(Excerpts from a dataset)
**********
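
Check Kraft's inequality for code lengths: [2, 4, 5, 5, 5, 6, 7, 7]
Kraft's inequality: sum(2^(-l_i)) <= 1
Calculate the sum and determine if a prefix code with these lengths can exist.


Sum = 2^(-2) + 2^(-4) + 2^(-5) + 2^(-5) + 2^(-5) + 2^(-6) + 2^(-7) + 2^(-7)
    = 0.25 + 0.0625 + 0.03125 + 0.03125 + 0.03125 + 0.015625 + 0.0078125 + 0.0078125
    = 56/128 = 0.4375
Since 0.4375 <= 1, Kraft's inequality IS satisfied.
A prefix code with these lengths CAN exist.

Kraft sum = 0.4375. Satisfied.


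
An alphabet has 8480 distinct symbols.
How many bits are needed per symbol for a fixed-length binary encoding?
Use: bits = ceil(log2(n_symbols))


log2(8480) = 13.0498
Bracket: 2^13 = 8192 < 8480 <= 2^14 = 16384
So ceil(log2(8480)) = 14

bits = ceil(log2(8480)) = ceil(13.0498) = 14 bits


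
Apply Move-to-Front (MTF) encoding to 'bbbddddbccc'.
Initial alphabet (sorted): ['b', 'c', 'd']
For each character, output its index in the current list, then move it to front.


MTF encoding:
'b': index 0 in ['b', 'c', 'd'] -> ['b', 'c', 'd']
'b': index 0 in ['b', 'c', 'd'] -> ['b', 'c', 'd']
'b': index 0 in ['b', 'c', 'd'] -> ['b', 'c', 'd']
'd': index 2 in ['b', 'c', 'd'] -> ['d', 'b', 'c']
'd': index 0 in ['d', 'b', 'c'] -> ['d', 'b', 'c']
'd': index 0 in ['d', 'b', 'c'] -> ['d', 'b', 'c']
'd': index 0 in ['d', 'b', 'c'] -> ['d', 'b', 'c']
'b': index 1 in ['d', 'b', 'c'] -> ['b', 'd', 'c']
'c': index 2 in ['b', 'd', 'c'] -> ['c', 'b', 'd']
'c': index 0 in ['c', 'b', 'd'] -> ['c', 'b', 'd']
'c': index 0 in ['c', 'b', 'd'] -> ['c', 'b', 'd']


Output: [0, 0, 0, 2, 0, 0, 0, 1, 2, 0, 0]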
**********
_TASK REQUIREMENTS:_ Exactly the lines running from the top of the records to the line that contains "How many bits", inclusive, must be set down, and nothing more.

_EXERCISE SOLUTION:_
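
Check Kraft's inequality for code lengths: [2, 4, 5, 5, 5, 6, 7, 7]
Kraft's inequality: sum(2^(-l_i)) <= 1
Calculate the sum and determine if a prefix code with these lengths can exist.


Sum = 2^(-2) + 2^(-4) + 2^(-5) + 2^(-5) + 2^(-5) + 2^(-6) + 2^(-7) + 2^(-7)
    = 0.25 + 0.0625 + 0.03125 + 0.03125 + 0.03125 + 0.015625 + 0.0078125 + 0.0078125
    = 56/128 = 0.4375
Since 0.4375 <= 1, Kraft's inequality IS satisfied.
A prefix code with these lengths CAN exist.

Kraft sum = 0.4375. Satisfied.


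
An alphabet has 8480 distinct symbols.
How many bits are needed per symbol for a fixed-length binary encoding?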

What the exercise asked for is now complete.